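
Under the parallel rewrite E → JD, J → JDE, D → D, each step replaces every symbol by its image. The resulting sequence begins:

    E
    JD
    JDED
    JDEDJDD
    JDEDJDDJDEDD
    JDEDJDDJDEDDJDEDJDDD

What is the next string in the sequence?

Rewriting the 20 symbols of JDEDJDDJDEDDJDEDJDDD one by one yields JDE D JD D JDE D D JDE D JD D D JDE D JD D JDE D D D; concatenated:

JDEDJDDJDEDDJDEDJDDDJDEDJDDJDEDDD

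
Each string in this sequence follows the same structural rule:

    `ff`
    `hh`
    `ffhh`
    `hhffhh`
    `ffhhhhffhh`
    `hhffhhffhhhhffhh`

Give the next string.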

------------

Every record above is to be copied exactly.

■ **TASK RESPONSE**
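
Under the parallel rewrite E → JD, J → JDE, D → D, each step replaces every symbol by its image. The resulting sequence begins:

    E
    JD
    JDED
    JDEDJDD
    JDEDJDDJDEDD
    JDEDJDDJDEDDJDEDJDDD

What is the next string in the sequence?

Rewriting the 20 symbols of JDEDJDDJDEDDJDEDJDDD one by one yields JDE D JD D JDE D D JDE D JD D D JDE D JD D JDE D D D; concatenated:

JDEDJDDJDEDDJDEDJDDDJDEDJDDJDEDDD

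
Each string in this sequence follows the same structural rule:

    `ff`
    `hh`
    `ffhh`
    `hhffhh`
    `ffhhhhffhh`
    `hhffhhffhhhhffhh`

Give the next string.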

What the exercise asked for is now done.